» **Exercise inputs**
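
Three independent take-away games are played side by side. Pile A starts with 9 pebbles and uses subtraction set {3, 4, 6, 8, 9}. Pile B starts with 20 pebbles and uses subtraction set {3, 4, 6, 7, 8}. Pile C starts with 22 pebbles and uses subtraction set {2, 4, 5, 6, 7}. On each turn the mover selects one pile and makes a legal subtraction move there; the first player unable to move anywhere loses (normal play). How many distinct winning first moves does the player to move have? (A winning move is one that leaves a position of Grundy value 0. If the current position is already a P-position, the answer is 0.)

5

Pile A, S = {3, 4, 6, 8, 9}:
G(0) = 0
G(1) = mex{} = 0
G(2) = mex{} = 0
G(3) = mex{0} = 1
G(4) = mex{0,0} = 1
G(5) = mex{0,0} = 1
G(6) = mex{1,0,0} = 2
G(7) = mex{1,1,0} = 2
G(8) = mex{1,1,0,0} = 2
G(9) = mex{2,1,1,0,0} = 3
G_A(9) = 3.
Pile B, S = {3, 4, 6, 7, 8}:
n :  0  1  2  3  4  5  6  7  8  9 10 11 12 13 14 15 16 17 18 19 20
G :  0  0  0  1  1  1  2  2  2  3  3  0  0  0  1  1  1  2  2  2  3
G_B(20) = 3.
Pile C, S = {2, 4, 5, 6, 7}:
n :  0  1  2  3  4  5  6  7  8  9 10 11 12 13 14 15 16 17 18 19 20 21 22
G :  0  0  1  1  2  2  3  3  4  0  0  1  1  2  2  3  3  4  0  0  1  1  2
G_C(22) = 2.
Combined Grundy value = 3 ⊕ 3 ⊕ 2 = 2.
A winning move leaves total XOR = 0, i.e. changes one component's Grundy value g to g ⊕ X where X is the current total.
Pile A: need g' = 3⊕2 = 1. Options: 9−3→G=2, 9−4→G=1, 9−6→G=1, 9−8→G=0, 9−9→G=0. Hits: 2.
Pile B: need g' = 3⊕2 = 1. Options: 20−3→G=2, 20−4→G=1, 20−6→G=1, 20−7→G=0, 20−8→G=0. Hits: 2.
Pile C: need g' = 2⊕2 = 0. Options: 22−2→G=1, 22−4→G=0, 22−5→G=4, 22−6→G=3, 22−7→G=3. Hits: 1.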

» **Work request**
Repeat the material above in full. Match it exactly.

» **Result of the exercise**
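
Three independent take-away games are played side by side. Pile A starts with 9 pebbles and uses subtraction set {3, 4, 6, 8, 9}. Pile B starts with 20 pebbles and uses subtraction set {3, 4, 6, 7, 8}. Pile C starts with 22 pebbles and uses subtraction set {2, 4, 5, 6, 7}. On each turn the mover selects one pile and makes a legal subtraction move there; the first player unable to move anywhere loses (normal play). How many distinct winning first moves does the player to move have? (A winning move is one that leaves a position of Grundy value 0. If the current position is already a P-position, the answer is 0.)

5

Pile A, S = {3, 4, 6, 8, 9}:
G(0) = 0
G(1) = mex{} = 0
G(2) = mex{} = 0
G(3) = mex{0} = 1
G(4) = mex{0,0} = 1
G(5) = mex{0,0} = 1
G(6) = mex{1,0,0} = 2
G(7) = mex{1,1,0} = 2
G(8) = mex{1,1,0,0} = 2
G(9) = mex{2,1,1,0,0} = 3
G_A(9) = 3.
Pile B, S = {3, 4, 6, 7, 8}:
n :  0  1  2  3  4  5  6  7  8  9 10 11 12 13 14 15 16 17 18 19 20
G :  0  0  0  1  1  1  2  2  2  3  3  0  0  0  1  1  1  2  2  2  3
G_B(20) = 3.
Pile C, S = {2, 4, 5, 6, 7}:
n :  0  1  2  3  4  5  6  7  8  9 10 11 12 13 14 15 16 17 18 19 20 21 22
G :  0  0  1  1  2  2  3  3  4  0  0  1  1  2  2  3  3  4  0  0  1  1  2
G_C(22) = 2.
Combined Grundy value = 3 ⊕ 3 ⊕ 2 = 2.
A winning move leaves total XOR = 0, i.e. changes one component's Grundy value g to g ⊕ X where X is the current total.
Pile A: need g' = 3⊕2 = 1. Options: 9−3→G=2, 9−4→G=1, 9−6→G=1, 9−8→G=0, 9−9→G=0. Hits: 2.
Pile B: need g' = 3⊕2 = 1. Options: 20−3→G=2, 20−4→G=1, 20−6→G=1, 20−7→G=0, 20−8→G=0. Hits: 2.
Pile C: need g' = 2⊕2 = 0. Options: 22−2→G=1, 22−4→G=0, 22−5→G=4, 22−6→G=3, 22−7→G=3. Hits: 1.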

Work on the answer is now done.